[EXERCISE INSTRUCTIONS]:
Having read the data, transcribe all of it without deviation.

-------- LISTED RECORDS --------

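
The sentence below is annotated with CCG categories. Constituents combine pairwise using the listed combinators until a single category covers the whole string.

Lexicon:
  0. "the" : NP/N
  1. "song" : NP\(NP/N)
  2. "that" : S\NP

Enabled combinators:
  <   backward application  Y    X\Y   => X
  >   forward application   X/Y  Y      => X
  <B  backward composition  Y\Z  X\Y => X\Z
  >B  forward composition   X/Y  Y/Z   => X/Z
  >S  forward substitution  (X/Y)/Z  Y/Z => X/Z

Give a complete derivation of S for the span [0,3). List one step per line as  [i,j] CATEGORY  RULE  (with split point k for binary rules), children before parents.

[0,1] NP/N  lex  "the"
[1,2] NP\(NP/N)  lex  "song"
[0,2] NP  <  k=1
[2,3] S\NP  lex  "that"
[0,3] S  <  k=2

[0,3] S   <
  [0,2] NP   <
    [0,1] "the" : NP/N
    [1,2] "song" : NP\(NP/N)
  [2,3] "that" : S\NP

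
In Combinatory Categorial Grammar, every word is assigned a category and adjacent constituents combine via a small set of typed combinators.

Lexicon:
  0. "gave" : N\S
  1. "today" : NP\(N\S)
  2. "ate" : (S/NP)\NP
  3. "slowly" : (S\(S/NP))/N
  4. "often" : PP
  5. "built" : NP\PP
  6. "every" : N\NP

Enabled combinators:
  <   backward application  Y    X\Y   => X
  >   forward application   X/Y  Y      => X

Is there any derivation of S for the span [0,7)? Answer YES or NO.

[0,7] S   <
  [0,3] S/NP   <
    [0,2] NP   <
      [0,1] "gave" : N\S
      [1,2] "today" : NP\(N\S)
    [2,3] "ate" : (S/NP)\NP
  [3,7] S\(S/NP)   >
    [3,4] "slowly" : (S\(S/NP))/N
    [4,7] N   <
      [4,6] NP   <
        [4,5] "often" : PP
        [5,6] "built" : NP\PP
      [6,7] "every" : N\NP

YES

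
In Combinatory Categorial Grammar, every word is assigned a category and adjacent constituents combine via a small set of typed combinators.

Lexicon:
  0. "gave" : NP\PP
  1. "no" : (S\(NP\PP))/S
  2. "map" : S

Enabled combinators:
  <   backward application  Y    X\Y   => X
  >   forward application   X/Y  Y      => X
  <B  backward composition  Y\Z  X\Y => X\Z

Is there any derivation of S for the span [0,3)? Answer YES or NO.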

--------

[RESULT OF THE EXERCISE]:
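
The sentence below is annotated with CCG categories. Constituents combine pairwise using the listed combinators until a single category covers the whole string.

Lexicon:
  0. "the" : NP/N
  1. "song" : NP\(NP/N)
  2. "that" : S\NP

Enabled combinators:
  <   backward application  Y    X\Y   => X
  >   forward application   X/Y  Y      => X
  <B  backward composition  Y\Z  X\Y => X\Z
  >B  forward composition   X/Y  Y/Z   => X/Z
  >S  forward substitution  (X/Y)/Z  Y/Z => X/Z

Give a complete derivation of S for the span [0,3). List one step per line as  [i,j] CATEGORY  RULE  (with split point k for binary rules), children before parents.

[0,1] NP/N  lex  "the"
[1,2] NP\(NP/N)  lex  "song"
[0,2] NP  <  k=1
[2,3] S\NP  lex  "that"
[0,3] S  <  k=2

[0,3] S   <
  [0,2] NP   <
    [0,1] "the" : NP/N
    [1,2] "song" : NP\(NP/N)
  [2,3] "that" : S\NP

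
In Combinatory Categorial Grammar, every word is assigned a category and adjacent constituents combine via a small set of typed combinators.

Lexicon:
  0. "gave" : N\S
  1. "today" : NP\(N\S)
  2. "ate" : (S/NP)\NP
  3. "slowly" : (S\(S/NP))/N
  4. "often" : PP
  5. "built" : NP\PP
  6. "every" : N\NP

Enabled combinators:
  <   backward application  Y    X\Y   => X
  >   forward application   X/Y  Y      => X

Is there any derivation of S for the span [0,7)? Answer YES or NO.

[0,7] S   <
  [0,3] S/NP   <
    [0,2] NP   <
      [0,1] "gave" : N\S
      [1,2] "today" : NP\(N\S)
    [2,3] "ate" : (S/NP)\NP
  [3,7] S\(S/NP)   >
    [3,4] "slowly" : (S\(S/NP))/N
    [4,7] N   <
      [4,6] NP   <
        [4,5] "often" : PP
        [5,6] "built" : NP\PP
      [6,7] "every" : N\NP

YES

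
In Combinatory Categorial Grammar, every word is assigned a category and adjacent constituents combine via a small set of typed combinators.

Lexicon:
  0. "gave" : NP\PP
  1. "no" : (S\(NP\PP))/S
  2. "map" : S

Enabled combinators:
  <   backward application  Y    X\Y   => X
  >   forward application   X/Y  Y      => X
  <B  backward composition  Y\Z  X\Y => X\Z

Is there any derivation of S for the span [0,3)? Answer YES or NO.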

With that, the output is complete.